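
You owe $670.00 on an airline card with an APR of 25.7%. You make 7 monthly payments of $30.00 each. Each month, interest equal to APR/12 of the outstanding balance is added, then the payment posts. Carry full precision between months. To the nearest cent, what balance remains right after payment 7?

$553.15

Monthly rate r = 25.7%/12 = 2.14167% = 0.0214167.
Each month: B ← B·(1+r) − $30.00.
Month 1: interest $14.35; balance after payment $654.35.
Month 2: interest $14.01; balance after payment $638.36.
Month 3: interest $13.67; balance after payment $622.03.
Month 4: interest $13.32; balance after payment $605.36.
Month 5: interest $12.96; balance after payment $588.32.
Month 6: interest $12.60; balance after payment $570.92.
Month 7: interest $12.23; balance after payment $553.15.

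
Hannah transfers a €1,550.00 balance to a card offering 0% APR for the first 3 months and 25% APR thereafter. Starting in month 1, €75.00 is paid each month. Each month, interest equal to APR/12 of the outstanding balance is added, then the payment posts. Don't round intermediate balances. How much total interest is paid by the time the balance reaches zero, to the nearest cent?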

----------------------------------------

• **EXERCISE GOAL**: Transcribe the full listing exactly, leaving out no line.

• **RESPONSE TO THE TASK**:
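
You owe $670.00 on an airline card with an APR of 25.7%. You make 7 monthly payments of $30.00 each. Each month, interest equal to APR/12 of the outstanding balance is added, then the payment posts. Carry full precision between months. To the nearest cent, what balance remains right after payment 7?

$553.15

Monthly rate r = 25.7%/12 = 2.14167% = 0.0214167.
Each month: B ← B·(1+r) − $30.00.
Month 1: interest $14.35; balance after payment $654.35.
Month 2: interest $14.01; balance after payment $638.36.
Month 3: interest $13.67; balance after payment $622.03.
Month 4: interest $13.32; balance after payment $605.36.
Month 5: interest $12.96; balance after payment $588.32.
Month 6: interest $12.60; balance after payment $570.92.
Month 7: interest $12.23; balance after payment $553.15.

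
Hannah transfers a €1,550.00 balance to a card offering 0% APR for the first 3 months and 25% APR thereafter. Starting in month 1, €75.00 is paid each month. Each month, interest equal to APR/12 of the outstanding balance is added, then the payment posts. Don't round intermediate balances. How much total interest is paid by the time the balance reaches zero, to the nearest cent?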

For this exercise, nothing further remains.